Stored data
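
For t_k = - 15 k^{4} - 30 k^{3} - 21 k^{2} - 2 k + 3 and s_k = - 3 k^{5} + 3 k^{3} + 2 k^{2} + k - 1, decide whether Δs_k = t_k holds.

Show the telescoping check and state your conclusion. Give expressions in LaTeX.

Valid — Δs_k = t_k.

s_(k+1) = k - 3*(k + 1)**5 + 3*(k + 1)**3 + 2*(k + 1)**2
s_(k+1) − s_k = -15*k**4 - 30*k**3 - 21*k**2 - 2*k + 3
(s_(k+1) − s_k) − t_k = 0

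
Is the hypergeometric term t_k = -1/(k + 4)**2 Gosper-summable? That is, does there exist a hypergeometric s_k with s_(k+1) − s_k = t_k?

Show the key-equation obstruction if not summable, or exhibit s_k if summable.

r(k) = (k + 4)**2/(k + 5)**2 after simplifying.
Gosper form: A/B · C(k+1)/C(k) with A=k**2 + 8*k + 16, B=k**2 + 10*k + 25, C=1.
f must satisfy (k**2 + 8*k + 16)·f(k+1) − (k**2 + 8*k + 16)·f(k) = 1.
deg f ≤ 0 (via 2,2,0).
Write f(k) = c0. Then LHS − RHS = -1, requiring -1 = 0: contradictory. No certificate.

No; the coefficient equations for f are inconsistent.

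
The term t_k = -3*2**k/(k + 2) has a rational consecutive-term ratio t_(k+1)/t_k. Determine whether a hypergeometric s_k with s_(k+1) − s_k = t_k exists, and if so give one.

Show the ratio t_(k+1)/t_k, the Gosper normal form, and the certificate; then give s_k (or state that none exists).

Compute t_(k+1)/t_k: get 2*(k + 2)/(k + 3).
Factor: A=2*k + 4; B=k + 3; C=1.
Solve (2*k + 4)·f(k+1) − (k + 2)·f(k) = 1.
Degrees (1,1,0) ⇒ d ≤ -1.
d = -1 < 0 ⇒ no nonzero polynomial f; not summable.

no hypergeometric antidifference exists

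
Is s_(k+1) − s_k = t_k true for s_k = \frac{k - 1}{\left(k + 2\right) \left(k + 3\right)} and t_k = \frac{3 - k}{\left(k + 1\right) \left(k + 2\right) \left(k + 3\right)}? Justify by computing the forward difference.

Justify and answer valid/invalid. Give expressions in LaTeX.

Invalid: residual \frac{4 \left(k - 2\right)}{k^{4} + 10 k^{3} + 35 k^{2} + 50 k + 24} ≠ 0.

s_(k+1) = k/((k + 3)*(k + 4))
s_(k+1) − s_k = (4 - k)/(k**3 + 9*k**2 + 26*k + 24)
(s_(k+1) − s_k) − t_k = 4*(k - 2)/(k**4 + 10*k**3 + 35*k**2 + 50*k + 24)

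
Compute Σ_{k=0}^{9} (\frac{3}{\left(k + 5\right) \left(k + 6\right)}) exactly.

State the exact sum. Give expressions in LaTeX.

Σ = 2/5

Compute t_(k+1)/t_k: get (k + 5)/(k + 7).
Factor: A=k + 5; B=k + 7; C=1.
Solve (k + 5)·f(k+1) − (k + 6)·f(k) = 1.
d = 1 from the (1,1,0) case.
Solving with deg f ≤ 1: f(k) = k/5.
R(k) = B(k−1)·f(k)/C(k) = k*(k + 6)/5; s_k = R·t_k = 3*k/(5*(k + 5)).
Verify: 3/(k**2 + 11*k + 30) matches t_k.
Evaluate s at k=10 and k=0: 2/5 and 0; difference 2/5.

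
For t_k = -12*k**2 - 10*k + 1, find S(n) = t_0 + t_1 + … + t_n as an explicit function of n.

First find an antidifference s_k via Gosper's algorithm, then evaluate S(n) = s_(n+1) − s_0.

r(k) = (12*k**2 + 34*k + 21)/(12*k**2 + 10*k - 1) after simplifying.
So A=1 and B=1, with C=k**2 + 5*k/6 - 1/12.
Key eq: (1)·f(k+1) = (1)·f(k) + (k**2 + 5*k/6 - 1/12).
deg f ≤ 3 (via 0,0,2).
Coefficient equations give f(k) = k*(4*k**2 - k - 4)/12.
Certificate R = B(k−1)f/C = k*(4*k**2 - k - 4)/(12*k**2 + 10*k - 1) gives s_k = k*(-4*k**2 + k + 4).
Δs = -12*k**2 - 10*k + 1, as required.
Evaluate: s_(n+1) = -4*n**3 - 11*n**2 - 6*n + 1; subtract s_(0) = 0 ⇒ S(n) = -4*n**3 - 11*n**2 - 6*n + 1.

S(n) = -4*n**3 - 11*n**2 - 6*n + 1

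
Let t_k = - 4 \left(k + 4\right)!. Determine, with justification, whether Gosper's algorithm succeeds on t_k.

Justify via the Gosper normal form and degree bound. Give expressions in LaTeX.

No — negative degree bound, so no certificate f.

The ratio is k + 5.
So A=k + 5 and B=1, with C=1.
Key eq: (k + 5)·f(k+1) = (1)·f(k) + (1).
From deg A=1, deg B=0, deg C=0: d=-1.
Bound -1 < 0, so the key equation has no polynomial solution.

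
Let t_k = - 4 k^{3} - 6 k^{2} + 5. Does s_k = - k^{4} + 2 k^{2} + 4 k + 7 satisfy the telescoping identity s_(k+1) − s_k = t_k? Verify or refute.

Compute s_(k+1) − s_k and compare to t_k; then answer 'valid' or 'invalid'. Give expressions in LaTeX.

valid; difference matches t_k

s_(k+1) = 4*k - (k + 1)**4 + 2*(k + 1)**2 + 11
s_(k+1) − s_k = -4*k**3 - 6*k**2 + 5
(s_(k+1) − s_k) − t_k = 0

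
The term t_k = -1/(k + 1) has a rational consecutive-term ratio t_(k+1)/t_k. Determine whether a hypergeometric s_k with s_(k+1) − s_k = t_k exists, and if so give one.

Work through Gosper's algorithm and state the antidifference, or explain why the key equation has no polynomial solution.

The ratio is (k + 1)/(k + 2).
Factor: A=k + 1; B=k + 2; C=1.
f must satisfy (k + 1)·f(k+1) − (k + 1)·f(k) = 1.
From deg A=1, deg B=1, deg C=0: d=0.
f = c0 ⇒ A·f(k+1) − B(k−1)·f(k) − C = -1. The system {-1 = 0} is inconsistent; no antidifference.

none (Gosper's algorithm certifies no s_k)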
...
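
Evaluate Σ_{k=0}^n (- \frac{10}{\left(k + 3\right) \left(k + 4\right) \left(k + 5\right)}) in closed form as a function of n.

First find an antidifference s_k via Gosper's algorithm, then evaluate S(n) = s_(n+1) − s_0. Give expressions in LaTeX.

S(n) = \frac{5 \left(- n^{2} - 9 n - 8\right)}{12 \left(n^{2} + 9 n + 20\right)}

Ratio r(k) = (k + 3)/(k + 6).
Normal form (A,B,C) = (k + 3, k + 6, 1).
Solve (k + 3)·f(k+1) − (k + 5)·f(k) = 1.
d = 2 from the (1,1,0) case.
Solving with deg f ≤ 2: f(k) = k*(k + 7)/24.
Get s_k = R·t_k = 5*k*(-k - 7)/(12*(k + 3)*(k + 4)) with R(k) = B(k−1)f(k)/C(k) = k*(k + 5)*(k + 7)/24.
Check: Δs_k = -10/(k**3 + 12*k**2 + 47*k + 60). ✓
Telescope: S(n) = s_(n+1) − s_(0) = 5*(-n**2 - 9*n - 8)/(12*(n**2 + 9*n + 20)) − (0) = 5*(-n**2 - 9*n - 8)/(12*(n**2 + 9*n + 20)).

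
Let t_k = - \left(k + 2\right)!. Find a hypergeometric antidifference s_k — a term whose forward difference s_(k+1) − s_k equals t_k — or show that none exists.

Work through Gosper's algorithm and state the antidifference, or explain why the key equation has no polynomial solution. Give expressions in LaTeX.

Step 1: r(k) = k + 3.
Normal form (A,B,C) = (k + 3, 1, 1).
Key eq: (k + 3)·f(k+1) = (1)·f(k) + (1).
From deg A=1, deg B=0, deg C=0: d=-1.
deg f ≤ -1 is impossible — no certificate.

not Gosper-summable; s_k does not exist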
* * *
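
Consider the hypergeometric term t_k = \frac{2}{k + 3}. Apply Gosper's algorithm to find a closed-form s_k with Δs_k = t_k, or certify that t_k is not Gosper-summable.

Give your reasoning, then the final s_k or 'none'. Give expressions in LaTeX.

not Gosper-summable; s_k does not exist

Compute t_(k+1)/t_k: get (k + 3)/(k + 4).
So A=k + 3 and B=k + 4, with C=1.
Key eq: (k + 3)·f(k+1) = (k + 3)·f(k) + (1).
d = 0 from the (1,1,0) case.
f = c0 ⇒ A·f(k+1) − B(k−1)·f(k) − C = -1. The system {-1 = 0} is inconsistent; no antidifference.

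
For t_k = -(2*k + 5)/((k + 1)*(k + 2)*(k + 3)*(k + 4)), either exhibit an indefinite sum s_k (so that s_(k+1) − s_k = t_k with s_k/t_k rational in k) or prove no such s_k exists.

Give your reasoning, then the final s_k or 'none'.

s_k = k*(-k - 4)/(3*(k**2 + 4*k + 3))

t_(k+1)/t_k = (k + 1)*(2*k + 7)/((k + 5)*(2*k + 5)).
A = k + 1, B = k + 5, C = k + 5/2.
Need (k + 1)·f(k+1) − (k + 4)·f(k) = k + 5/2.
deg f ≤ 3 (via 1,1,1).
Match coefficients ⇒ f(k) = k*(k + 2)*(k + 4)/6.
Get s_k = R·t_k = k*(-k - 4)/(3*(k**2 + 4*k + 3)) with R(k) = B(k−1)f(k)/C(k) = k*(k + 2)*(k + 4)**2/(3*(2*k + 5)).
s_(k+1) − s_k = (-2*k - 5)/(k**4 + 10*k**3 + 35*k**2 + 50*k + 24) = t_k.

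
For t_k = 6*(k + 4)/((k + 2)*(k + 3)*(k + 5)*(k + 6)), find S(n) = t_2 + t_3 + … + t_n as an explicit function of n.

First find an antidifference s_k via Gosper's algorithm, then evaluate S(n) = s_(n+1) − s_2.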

§ WORK INSTRUCTIONS: Return, from the data above, each line in which the string "rational" appears.

§ RESPONSE TO THIS EXERCISE:
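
The term t_k = -3*2**k/(k + 2) has a rational consecutive-term ratio t_(k+1)/t_k. Determine whether a hypergeometric s_k with s_(k+1) − s_k = t_k exists, and if so give one.
The term t_k = -1/(k + 1) has a rational consecutive-term ratio t_(k+1)/t_k. Determine whether a hypergeometric s_k with s_(k+1) − s_k = t_k exists, and if so give one.
For t_k = -(2*k + 5)/((k + 1)*(k + 2)*(k + 3)*(k + 4)), either exhibit an indefinite sum s_k (so that s_(k+1) − s_k = t_k with s_k/t_k rational in k) or prove no such s_k exists.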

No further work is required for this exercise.